■ THE TASK
The data below needs to be returned exactly, line for line.

■ EXERCISE MATERIAL
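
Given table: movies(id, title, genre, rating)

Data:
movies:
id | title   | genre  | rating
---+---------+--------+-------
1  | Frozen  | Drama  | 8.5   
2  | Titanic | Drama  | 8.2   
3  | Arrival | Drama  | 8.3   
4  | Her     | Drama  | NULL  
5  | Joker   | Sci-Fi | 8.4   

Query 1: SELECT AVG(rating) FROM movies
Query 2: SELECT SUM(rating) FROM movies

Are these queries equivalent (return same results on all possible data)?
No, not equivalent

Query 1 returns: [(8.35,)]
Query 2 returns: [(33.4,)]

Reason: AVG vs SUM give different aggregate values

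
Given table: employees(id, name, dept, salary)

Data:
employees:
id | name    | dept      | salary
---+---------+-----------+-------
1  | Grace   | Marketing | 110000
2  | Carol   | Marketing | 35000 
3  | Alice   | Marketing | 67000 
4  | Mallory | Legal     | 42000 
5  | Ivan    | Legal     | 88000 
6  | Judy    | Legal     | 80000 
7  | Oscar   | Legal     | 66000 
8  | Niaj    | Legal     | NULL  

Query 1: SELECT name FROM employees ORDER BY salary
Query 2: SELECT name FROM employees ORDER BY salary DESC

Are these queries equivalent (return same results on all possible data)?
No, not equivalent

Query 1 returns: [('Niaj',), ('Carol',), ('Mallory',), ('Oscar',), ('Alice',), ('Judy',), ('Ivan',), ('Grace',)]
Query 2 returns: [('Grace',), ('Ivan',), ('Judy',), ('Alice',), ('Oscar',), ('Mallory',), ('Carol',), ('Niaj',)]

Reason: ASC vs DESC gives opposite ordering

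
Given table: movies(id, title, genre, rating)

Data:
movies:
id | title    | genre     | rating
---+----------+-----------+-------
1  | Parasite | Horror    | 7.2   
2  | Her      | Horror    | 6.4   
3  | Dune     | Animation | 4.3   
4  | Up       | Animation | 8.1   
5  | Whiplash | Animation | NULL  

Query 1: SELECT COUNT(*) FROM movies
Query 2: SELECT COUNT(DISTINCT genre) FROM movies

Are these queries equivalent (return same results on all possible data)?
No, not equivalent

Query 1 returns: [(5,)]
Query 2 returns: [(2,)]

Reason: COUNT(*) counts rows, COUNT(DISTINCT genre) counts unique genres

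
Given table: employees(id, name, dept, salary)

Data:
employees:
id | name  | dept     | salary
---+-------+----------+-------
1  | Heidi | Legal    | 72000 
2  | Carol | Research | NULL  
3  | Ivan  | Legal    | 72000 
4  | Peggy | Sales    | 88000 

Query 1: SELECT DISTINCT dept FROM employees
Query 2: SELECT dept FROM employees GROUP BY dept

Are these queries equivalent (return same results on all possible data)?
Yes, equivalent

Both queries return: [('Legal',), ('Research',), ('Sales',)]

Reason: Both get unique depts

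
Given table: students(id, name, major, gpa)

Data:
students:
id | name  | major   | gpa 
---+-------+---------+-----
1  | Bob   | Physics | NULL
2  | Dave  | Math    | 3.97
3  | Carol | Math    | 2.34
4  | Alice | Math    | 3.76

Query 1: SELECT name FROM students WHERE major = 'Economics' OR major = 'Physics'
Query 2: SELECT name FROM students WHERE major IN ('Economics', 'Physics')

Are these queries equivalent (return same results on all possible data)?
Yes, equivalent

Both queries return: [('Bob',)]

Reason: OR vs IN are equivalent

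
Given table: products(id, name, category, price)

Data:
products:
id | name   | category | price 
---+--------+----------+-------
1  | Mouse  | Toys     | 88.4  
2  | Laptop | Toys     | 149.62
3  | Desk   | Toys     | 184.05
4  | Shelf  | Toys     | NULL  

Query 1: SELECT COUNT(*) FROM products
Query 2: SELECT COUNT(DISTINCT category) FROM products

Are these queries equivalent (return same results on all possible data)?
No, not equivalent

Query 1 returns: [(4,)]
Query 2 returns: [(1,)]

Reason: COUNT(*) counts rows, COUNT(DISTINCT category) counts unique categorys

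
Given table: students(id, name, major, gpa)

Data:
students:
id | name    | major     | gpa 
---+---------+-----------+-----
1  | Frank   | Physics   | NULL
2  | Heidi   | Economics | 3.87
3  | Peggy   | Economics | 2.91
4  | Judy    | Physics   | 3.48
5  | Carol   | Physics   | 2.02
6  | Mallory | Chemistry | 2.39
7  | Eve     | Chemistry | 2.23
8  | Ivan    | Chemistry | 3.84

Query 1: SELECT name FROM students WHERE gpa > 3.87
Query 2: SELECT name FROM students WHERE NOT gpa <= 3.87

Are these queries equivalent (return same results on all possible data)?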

■ OUTPUT FOR THIS TASK
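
Given table: movies(id, title, genre, rating)

Data:
movies:
id | title   | genre  | rating
---+---------+--------+-------
1  | Frozen  | Drama  | 8.5   
2  | Titanic | Drama  | 8.2   
3  | Arrival | Drama  | 8.3   
4  | Her     | Drama  | NULL  
5  | Joker   | Sci-Fi | 8.4   

Query 1: SELECT AVG(rating) FROM movies
Query 2: SELECT SUM(rating) FROM movies

Are these queries equivalent (return same results on all possible data)?
No, not equivalent

Query 1 returns: [(8.35,)]
Query 2 returns: [(33.4,)]

Reason: AVG vs SUM give different aggregate values

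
Given table: employees(id, name, dept, salary)

Data:
employees:
id | name    | dept      | salary
---+---------+-----------+-------
1  | Grace   | Marketing | 110000
2  | Carol   | Marketing | 35000 
3  | Alice   | Marketing | 67000 
4  | Mallory | Legal     | 42000 
5  | Ivan    | Legal     | 88000 
6  | Judy    | Legal     | 80000 
7  | Oscar   | Legal     | 66000 
8  | Niaj    | Legal     | NULL  

Query 1: SELECT name FROM employees ORDER BY salary
Query 2: SELECT name FROM employees ORDER BY salary DESC

Are these queries equivalent (return same results on all possible data)?
No, not equivalent

Query 1 returns: [('Niaj',), ('Carol',), ('Mallory',), ('Oscar',), ('Alice',), ('Judy',), ('Ivan',), ('Grace',)]
Query 2 returns: [('Grace',), ('Ivan',), ('Judy',), ('Alice',), ('Oscar',), ('Mallory',), ('Carol',), ('Niaj',)]

Reason: ASC vs DESC gives opposite ordering

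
Given table: movies(id, title, genre, rating)

Data:
movies:
id | title    | genre     | rating
---+----------+-----------+-------
1  | Parasite | Horror    | 7.2   
2  | Her      | Horror    | 6.4   
3  | Dune     | Animation | 4.3   
4  | Up       | Animation | 8.1   
5  | Whiplash | Animation | NULL  

Query 1: SELECT COUNT(*) FROM movies
Query 2: SELECT COUNT(DISTINCT genre) FROM movies

Are these queries equivalent (return same results on all possible data)?
No, not equivalent

Query 1 returns: [(5,)]
Query 2 returns: [(2,)]

Reason: COUNT(*) counts rows, COUNT(DISTINCT genre) counts unique genres

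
Given table: employees(id, name, dept, salary)

Data:
employees:
id | name  | dept     | salary
---+-------+----------+-------
1  | Heidi | Legal    | 72000 
2  | Carol | Research | NULL  
3  | Ivan  | Legal    | 72000 
4  | Peggy | Sales    | 88000 

Query 1: SELECT DISTINCT dept FROM employees
Query 2: SELECT dept FROM employees GROUP BY dept

Are these queries equivalent (return same results on all possible data)?
Yes, equivalent

Both queries return: [('Legal',), ('Research',), ('Sales',)]

Reason: Both get unique depts

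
Given table: students(id, name, major, gpa)

Data:
students:
id | name  | major   | gpa 
---+-------+---------+-----
1  | Bob   | Physics | NULL
2  | Dave  | Math    | 3.97
3  | Carol | Math    | 2.34
4  | Alice | Math    | 3.76

Query 1: SELECT name FROM students WHERE major = 'Economics' OR major = 'Physics'
Query 2: SELECT name FROM students WHERE major IN ('Economics', 'Physics')

Are these queries equivalent (return same results on all possible data)?
Yes, equivalent

Both queries return: [('Bob',)]

Reason: OR vs IN are equivalent

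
Given table: products(id, name, category, price)

Data:
products:
id | name   | category | price 
---+--------+----------+-------
1  | Mouse  | Toys     | 88.4  
2  | Laptop | Toys     | 149.62
3  | Desk   | Toys     | 184.05
4  | Shelf  | Toys     | NULL  

Query 1: SELECT COUNT(*) FROM products
Query 2: SELECT COUNT(DISTINCT category) FROM products

Are these queries equivalent (return same results on all possible data)?
No, not equivalent

Query 1 returns: [(4,)]
Query 2 returns: [(1,)]

Reason: COUNT(*) counts rows, COUNT(DISTINCT category) counts unique categorys

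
Given table: students(id, name, major, gpa)

Data:
students:
id | name    | major     | gpa 
---+---------+-----------+-----
1  | Frank   | Physics   | NULL
2  | Heidi   | Economics | 3.87
3  | Peggy   | Economics | 2.91
4  | Judy    | Physics   | 3.48
5  | Carol   | Physics   | 2.02
6  | Mallory | Chemistry | 2.39
7  | Eve     | Chemistry | 2.23
8  | Ivan    | Chemistry | 3.84

Query 1: SELECT name FROM students WHERE gpa > 3.87
Query 2: SELECT name FROM students WHERE NOT gpa <= 3.87

Are these queries equivalent (return same results on all possible data)?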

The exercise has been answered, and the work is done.